··· Data listing

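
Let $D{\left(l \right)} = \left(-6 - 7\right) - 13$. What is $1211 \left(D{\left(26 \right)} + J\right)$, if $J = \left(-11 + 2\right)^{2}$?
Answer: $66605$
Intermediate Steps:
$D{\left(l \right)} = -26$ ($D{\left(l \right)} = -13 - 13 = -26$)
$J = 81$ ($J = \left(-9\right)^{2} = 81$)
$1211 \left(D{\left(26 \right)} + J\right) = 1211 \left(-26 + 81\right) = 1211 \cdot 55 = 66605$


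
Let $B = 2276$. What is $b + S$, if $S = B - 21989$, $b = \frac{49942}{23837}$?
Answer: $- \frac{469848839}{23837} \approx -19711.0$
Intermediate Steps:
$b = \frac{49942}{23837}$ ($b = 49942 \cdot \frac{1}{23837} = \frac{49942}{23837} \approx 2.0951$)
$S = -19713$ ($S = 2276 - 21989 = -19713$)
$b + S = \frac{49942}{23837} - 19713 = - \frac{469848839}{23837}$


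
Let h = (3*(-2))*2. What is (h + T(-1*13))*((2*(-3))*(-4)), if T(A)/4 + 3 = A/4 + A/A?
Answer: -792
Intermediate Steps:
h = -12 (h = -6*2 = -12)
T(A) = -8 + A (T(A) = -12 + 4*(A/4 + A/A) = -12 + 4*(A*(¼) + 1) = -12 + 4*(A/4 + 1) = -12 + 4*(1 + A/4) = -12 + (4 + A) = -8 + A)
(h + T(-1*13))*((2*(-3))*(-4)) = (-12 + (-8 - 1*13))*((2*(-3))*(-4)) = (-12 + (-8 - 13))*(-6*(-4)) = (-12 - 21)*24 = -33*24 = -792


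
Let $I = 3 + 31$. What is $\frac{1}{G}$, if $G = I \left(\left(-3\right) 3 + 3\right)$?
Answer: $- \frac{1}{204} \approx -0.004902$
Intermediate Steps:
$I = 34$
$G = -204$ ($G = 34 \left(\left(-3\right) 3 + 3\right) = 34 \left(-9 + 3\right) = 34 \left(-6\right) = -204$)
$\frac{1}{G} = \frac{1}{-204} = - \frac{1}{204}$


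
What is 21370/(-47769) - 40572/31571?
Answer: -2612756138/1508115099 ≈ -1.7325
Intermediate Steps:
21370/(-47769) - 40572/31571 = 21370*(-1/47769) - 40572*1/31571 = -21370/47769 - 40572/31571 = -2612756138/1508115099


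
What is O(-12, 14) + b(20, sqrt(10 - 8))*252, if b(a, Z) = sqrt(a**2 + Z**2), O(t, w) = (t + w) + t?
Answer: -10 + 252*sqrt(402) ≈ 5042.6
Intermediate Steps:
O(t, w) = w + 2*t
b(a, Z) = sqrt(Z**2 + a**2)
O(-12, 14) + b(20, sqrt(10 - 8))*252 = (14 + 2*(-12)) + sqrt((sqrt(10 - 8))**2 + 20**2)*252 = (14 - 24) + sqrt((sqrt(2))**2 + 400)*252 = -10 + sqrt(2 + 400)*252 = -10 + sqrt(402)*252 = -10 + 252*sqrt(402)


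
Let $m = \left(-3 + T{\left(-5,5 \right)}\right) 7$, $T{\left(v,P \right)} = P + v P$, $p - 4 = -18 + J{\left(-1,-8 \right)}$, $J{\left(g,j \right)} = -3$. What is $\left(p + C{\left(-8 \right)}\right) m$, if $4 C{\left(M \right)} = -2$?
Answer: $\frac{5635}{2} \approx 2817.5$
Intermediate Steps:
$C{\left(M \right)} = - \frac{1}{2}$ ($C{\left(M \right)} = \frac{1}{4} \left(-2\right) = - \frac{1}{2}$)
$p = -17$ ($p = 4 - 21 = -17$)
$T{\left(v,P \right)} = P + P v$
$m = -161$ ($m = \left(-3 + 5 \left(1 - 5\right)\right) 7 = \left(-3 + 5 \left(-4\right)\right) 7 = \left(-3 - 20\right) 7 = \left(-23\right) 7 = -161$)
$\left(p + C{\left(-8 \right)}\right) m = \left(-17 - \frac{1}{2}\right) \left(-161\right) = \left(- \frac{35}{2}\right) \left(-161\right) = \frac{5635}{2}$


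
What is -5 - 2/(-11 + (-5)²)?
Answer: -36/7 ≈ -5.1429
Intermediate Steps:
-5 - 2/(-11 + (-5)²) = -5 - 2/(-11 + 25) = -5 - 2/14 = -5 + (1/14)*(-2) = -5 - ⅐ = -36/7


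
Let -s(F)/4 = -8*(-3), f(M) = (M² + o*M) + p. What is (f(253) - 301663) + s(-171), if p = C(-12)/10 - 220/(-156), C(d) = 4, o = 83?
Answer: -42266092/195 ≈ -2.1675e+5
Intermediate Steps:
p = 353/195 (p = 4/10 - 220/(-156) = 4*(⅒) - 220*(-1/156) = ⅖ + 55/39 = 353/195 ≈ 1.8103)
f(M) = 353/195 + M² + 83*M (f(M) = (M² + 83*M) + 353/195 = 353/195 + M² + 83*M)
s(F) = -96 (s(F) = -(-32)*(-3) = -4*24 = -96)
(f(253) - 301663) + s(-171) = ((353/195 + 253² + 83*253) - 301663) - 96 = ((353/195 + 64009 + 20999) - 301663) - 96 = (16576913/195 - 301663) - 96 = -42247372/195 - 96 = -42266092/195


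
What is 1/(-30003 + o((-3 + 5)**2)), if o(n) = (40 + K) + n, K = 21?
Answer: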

······

→ **Task goal**
What is needed is each line of the entries that contains the word "Answer".

→ **Reply**
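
Answer: $66605$
Answer: $- \frac{469848839}{23837} \approx -19711.0$
Answer: -792
Answer: $- \frac{1}{204} \approx -0.004902$
Answer: -2612756138/1508115099 ≈ -1.7325
Answer: -10 + 252*sqrt(402) ≈ 5042.6
Answer: $\frac{5635}{2} \approx 2817.5$
Answer: -36/7 ≈ -5.1429
Answer: -42266092/195 ≈ -2.1675e+5
Answer: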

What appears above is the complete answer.